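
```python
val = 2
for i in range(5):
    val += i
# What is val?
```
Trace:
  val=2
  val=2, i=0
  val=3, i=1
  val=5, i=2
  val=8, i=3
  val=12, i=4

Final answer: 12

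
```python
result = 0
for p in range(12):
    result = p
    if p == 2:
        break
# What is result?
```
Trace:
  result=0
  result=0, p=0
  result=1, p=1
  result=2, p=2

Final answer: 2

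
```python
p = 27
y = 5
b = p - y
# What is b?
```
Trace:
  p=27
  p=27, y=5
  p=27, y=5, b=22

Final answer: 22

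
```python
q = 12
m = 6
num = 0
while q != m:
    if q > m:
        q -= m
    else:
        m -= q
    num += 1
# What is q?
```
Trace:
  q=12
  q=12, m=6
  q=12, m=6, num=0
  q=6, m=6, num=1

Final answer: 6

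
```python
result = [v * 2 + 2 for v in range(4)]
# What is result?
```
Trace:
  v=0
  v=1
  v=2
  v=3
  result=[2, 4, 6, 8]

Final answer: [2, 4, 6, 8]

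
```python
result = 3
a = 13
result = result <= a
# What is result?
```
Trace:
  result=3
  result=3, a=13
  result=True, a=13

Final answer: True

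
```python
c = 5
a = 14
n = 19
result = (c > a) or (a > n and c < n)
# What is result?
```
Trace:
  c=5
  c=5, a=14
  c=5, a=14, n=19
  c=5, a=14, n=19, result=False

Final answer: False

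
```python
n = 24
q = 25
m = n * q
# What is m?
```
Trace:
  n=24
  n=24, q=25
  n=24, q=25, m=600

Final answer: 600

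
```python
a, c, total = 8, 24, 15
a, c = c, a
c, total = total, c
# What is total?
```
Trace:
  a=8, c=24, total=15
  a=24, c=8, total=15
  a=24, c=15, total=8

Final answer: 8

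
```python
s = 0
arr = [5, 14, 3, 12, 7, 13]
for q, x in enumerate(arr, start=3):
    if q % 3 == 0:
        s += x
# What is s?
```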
--*--
--- Activity ---
A full, exact repeat of the entries above is required.

--- Written answer ---
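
```python
val = 2
for i in range(5):
    val += i
# What is val?
```
Trace:
  val=2
  val=2, i=0
  val=3, i=1
  val=5, i=2
  val=8, i=3
  val=12, i=4

Final answer: 12

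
```python
result = 0
for p in range(12):
    result = p
    if p == 2:
        break
# What is result?
```
Trace:
  result=0
  result=0, p=0
  result=1, p=1
  result=2, p=2

Final answer: 2

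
```python
p = 27
y = 5
b = p - y
# What is b?
```
Trace:
  p=27
  p=27, y=5
  p=27, y=5, b=22

Final answer: 22

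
```python
q = 12
m = 6
num = 0
while q != m:
    if q > m:
        q -= m
    else:
        m -= q
    num += 1
# What is q?
```
Trace:
  q=12
  q=12, m=6
  q=12, m=6, num=0
  q=6, m=6, num=1

Final answer: 6

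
```python
result = [v * 2 + 2 for v in range(4)]
# What is result?
```
Trace:
  v=0
  v=1
  v=2
  v=3
  result=[2, 4, 6, 8]

Final answer: [2, 4, 6, 8]

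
```python
result = 3
a = 13
result = result <= a
# What is result?
```
Trace:
  result=3
  result=3, a=13
  result=True, a=13

Final answer: True

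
```python
c = 5
a = 14
n = 19
result = (c > a) or (a > n and c < n)
# What is result?
```
Trace:
  c=5
  c=5, a=14
  c=5, a=14, n=19
  c=5, a=14, n=19, result=False

Final answer: False

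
```python
n = 24
q = 25
m = n * q
# What is m?
```
Trace:
  n=24
  n=24, q=25
  n=24, q=25, m=600

Final answer: 600

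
```python
a, c, total = 8, 24, 15
a, c = c, a
c, total = total, c
# What is total?
```
Trace:
  a=8, c=24, total=15
  a=24, c=8, total=15
  a=24, c=15, total=8

Final answer: 8

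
```python
s = 0
arr = [5, 14, 3, 12, 7, 13]
for q, x in enumerate(arr, start=3):
    if q % 3 == 0:
        s += x
# What is s?
```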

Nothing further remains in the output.